■ **TO DO**
The stretch from the line with "e: [0/1, 1/5)" through the line with "The code value is: 817/10000" in the records below: write it out exactly, and nothing else.

______________________________

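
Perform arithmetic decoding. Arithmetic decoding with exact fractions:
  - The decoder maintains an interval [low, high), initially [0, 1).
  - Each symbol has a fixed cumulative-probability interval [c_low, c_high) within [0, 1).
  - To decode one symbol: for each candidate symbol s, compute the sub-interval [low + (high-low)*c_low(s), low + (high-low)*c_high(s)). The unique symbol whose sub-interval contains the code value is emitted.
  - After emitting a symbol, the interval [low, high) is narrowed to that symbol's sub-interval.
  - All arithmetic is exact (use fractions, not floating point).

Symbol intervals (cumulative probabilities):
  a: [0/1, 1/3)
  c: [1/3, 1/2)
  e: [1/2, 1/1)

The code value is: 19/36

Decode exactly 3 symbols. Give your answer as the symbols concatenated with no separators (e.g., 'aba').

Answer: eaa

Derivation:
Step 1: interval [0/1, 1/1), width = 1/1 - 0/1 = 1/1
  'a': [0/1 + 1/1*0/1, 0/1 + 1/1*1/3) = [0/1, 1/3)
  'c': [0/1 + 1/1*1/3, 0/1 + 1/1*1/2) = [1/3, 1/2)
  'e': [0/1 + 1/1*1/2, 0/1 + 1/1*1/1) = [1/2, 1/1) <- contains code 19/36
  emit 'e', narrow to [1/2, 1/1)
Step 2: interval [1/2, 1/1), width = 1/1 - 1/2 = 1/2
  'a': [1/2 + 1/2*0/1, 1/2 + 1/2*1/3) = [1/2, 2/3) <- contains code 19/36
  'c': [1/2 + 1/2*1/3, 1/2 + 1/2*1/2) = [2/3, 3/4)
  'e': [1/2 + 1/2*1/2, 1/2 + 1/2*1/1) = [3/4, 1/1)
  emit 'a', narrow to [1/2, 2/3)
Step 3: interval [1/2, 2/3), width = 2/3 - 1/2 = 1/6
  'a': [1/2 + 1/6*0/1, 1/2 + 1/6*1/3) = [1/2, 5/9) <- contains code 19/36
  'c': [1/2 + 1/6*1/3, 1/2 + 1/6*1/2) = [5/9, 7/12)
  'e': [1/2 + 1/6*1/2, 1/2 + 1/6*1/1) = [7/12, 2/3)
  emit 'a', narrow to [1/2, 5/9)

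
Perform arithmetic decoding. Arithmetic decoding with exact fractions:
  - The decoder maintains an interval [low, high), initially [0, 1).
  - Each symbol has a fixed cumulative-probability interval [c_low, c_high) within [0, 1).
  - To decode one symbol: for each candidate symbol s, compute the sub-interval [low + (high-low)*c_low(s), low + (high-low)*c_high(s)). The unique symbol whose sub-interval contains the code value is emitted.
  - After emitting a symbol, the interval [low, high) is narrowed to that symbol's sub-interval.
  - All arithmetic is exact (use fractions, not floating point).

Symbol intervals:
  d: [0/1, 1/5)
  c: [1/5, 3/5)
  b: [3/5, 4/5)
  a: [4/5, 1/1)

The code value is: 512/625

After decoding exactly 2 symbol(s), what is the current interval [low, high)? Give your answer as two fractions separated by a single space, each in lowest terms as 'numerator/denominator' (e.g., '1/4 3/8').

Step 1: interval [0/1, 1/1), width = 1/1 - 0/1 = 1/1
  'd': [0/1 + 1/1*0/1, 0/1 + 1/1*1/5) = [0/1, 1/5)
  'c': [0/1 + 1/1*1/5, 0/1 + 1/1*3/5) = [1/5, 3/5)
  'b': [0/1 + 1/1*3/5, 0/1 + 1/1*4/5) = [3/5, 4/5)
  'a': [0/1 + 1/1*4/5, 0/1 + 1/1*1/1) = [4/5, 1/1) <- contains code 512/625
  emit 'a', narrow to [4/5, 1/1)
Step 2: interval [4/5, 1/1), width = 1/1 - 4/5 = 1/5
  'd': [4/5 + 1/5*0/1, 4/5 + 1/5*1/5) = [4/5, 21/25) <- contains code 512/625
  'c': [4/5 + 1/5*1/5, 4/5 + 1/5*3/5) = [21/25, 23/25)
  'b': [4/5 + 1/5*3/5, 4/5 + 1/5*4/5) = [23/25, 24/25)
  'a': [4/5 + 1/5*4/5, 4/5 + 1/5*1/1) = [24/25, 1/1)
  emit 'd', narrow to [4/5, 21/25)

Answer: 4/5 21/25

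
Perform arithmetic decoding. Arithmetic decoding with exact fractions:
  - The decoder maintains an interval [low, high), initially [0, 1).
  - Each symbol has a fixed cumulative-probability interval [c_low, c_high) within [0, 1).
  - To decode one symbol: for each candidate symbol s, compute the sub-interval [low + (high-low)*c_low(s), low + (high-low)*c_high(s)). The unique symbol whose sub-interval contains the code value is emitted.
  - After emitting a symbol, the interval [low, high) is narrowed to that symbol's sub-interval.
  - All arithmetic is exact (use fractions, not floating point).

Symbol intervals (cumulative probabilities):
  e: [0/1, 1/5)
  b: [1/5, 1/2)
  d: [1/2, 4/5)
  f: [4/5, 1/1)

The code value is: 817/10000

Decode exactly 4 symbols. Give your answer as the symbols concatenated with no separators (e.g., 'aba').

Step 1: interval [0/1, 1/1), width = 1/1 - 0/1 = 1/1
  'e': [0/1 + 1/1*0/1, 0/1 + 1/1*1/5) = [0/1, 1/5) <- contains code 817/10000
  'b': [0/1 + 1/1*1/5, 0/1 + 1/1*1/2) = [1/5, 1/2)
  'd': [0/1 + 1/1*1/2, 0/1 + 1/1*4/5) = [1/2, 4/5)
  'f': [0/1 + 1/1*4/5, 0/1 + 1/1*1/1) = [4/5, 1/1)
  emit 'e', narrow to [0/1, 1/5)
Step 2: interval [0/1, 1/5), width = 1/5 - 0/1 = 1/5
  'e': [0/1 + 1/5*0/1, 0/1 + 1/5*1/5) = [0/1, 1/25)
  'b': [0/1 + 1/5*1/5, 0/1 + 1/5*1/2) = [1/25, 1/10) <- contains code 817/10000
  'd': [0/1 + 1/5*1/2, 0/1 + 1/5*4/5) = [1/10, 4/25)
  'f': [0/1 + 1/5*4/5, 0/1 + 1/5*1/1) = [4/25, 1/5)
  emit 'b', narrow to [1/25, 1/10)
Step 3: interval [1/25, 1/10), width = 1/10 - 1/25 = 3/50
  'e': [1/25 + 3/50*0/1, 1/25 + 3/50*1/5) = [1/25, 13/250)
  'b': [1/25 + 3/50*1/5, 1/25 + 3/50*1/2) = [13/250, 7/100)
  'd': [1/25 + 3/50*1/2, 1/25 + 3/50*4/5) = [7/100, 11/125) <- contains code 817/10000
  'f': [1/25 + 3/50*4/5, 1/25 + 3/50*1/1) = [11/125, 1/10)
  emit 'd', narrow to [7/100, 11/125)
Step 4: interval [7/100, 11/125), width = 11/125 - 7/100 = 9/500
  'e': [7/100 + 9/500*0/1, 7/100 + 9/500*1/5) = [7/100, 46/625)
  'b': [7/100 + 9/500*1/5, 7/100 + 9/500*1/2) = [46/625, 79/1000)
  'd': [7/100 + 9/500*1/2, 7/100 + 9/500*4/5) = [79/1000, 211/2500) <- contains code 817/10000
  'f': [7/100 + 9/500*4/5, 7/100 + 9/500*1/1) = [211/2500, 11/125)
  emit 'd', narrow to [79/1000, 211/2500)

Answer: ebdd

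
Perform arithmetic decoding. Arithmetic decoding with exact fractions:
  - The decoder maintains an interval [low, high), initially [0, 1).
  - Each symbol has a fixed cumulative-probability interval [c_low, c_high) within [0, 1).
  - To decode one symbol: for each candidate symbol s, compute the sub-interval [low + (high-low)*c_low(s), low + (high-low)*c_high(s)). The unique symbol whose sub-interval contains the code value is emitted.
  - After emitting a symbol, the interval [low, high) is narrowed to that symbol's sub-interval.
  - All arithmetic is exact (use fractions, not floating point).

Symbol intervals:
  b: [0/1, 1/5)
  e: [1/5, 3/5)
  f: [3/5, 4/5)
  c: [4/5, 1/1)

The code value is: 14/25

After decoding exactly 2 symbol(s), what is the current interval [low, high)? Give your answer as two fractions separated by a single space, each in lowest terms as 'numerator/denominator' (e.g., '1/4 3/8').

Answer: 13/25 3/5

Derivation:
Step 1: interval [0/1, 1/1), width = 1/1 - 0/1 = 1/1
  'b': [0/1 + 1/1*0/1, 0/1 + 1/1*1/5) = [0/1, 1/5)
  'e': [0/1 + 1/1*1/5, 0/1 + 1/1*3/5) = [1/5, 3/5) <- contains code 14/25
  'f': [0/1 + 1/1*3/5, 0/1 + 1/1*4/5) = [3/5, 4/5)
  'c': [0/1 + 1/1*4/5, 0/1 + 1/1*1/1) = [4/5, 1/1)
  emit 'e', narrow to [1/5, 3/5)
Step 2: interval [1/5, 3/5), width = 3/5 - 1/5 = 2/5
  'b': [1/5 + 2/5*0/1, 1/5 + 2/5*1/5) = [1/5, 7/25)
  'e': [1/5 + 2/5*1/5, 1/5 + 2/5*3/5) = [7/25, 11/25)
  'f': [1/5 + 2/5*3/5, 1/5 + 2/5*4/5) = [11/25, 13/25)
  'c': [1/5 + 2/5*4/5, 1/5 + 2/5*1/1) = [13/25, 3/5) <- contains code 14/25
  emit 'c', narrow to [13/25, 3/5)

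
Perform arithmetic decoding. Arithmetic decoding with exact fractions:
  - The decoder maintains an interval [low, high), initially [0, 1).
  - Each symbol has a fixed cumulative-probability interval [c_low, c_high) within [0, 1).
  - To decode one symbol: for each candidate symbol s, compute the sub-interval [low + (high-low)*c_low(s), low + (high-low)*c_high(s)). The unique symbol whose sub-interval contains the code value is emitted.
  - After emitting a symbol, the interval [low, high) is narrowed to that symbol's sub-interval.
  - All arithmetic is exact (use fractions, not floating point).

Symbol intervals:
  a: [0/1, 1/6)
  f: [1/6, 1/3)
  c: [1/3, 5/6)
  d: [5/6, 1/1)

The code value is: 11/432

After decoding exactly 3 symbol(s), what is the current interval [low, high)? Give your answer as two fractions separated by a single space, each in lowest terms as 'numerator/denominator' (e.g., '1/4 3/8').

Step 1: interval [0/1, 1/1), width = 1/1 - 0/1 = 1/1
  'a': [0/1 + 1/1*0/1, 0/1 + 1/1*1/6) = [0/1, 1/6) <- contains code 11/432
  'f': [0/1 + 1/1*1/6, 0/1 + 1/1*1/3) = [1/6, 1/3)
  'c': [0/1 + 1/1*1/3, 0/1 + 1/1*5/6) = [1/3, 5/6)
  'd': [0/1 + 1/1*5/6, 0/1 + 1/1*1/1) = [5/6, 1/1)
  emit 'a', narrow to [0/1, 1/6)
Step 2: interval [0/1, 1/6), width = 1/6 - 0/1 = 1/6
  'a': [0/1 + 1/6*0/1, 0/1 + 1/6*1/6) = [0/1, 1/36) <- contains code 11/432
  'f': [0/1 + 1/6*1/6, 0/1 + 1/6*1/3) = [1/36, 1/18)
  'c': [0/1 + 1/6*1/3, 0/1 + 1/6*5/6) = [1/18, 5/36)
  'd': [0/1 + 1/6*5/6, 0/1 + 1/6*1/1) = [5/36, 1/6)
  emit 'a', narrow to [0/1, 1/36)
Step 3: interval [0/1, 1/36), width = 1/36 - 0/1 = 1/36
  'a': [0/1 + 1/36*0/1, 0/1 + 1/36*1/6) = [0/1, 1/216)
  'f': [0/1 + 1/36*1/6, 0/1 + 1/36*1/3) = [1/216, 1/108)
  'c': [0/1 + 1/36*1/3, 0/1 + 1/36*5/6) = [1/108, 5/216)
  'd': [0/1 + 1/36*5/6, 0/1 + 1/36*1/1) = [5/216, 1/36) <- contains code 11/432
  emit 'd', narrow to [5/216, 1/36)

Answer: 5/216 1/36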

______________________________

■ **SOLUTION TO THIS EXERCISE**
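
  e: [0/1, 1/5)
  b: [1/5, 1/2)
  d: [1/2, 4/5)
  f: [4/5, 1/1)

The code value is: 817/10000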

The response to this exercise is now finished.